### ASSIGNMENT
From the line that includes "B: C, J, E, I" to the last line of the records, inclusive, repeat each line exactly.
*** Opening DATASET RECORDS ***
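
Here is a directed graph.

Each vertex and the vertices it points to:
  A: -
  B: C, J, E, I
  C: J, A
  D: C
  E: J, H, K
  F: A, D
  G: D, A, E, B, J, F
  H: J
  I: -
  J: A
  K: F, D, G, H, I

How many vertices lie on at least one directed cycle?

A vertex is on a directed cycle iff it belongs to a strongly connected component of size ≥ 2 (or has a self-loop).
The vertices on cycles are {B, E, G, K} — 4 in total.

4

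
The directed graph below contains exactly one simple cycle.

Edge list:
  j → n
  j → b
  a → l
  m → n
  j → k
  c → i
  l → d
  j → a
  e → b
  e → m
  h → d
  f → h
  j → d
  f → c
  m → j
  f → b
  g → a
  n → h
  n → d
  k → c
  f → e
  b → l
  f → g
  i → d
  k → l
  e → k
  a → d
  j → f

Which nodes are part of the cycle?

e, f, j, m

DFS with gray/black marking from j:
j gray
  a gray
    d gray
    d black
    l gray
      l→d: d black — skip
    l black
  a black
  j→d: d black — skip
  f gray
    c gray
      i gray
        i→d: d black — skip
      i black
    c black
    b gray
      b→l: l black — skip
    b black
    e gray
      e→b: b black — skip
      m gray
        n gray
          h gray
            h→d: d black — skip
          h black
          n→d: d black — skip
        n black
        m→j: j is gray → back edge
Back edge closes the cycle j → f → e → m → j; its vertices are {e, f, j, m}.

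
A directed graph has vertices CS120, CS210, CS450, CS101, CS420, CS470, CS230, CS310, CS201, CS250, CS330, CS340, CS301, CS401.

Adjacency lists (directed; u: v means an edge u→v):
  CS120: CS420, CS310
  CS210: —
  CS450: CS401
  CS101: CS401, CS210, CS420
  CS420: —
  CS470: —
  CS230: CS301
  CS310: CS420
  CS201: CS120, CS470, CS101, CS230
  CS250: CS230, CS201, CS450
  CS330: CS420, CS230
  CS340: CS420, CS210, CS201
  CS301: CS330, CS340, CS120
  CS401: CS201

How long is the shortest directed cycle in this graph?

3

For each vertex v, BFS finds the shortest path from v back to v.
The shortest such closed walk is CS201 → CS101 → CS401 → CS201, length 3.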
*** Closing DATASET RECORDS ***
### WRITTEN ANSWER
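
  B: C, J, E, I
  C: J, A
  D: C
  E: J, H, K
  F: A, D
  G: D, A, E, B, J, F
  H: J
  I: -
  J: A
  K: F, D, G, H, I

How many vertices lie on at least one directed cycle?

A vertex is on a directed cycle iff it belongs to a strongly connected component of size ≥ 2 (or has a self-loop).
The vertices on cycles are {B, E, G, K} — 4 in total.

4

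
The directed graph below contains exactly one simple cycle.

Edge list:
  j → n
  j → b
  a → l
  m → n
  j → k
  c → i
  l → d
  j → a
  e → b
  e → m
  h → d
  f → h
  j → d
  f → c
  m → j
  f → b
  g → a
  n → h
  n → d
  k → c
  f → e
  b → l
  f → g
  i → d
  k → l
  e → k
  a → d
  j → f

Which nodes are part of the cycle?

e, f, j, m

DFS with gray/black marking from j:
j gray
  a gray
    d gray
    d black
    l gray
      l→d: d black — skip
    l black
  a black
  j→d: d black — skip
  f gray
    c gray
      i gray
        i→d: d black — skip
      i black
    c black
    b gray
      b→l: l black — skip
    b black
    e gray
      e→b: b black — skip
      m gray
        n gray
          h gray
            h→d: d black — skip
          h black
          n→d: d black — skip
        n black
        m→j: j is gray → back edge
Back edge closes the cycle j → f → e → m → j; its vertices are {e, f, j, m}.

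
A directed graph has vertices CS120, CS210, CS450, CS101, CS420, CS470, CS230, CS310, CS201, CS250, CS330, CS340, CS301, CS401.

Adjacency lists (directed; u: v means an edge u→v):
  CS120: CS420, CS310
  CS210: —
  CS450: CS401
  CS101: CS401, CS210, CS420
  CS420: —
  CS470: —
  CS230: CS301
  CS310: CS420
  CS201: CS120, CS470, CS101, CS230
  CS250: CS230, CS201, CS450
  CS330: CS420, CS230
  CS340: CS420, CS210, CS201
  CS301: CS330, CS340, CS120
  CS401: CS201

How long is the shortest directed cycle in this graph?

3

For each vertex v, BFS finds the shortest path from v back to v.
The shortest such closed walk is CS201 → CS101 → CS401 → CS201, length 3.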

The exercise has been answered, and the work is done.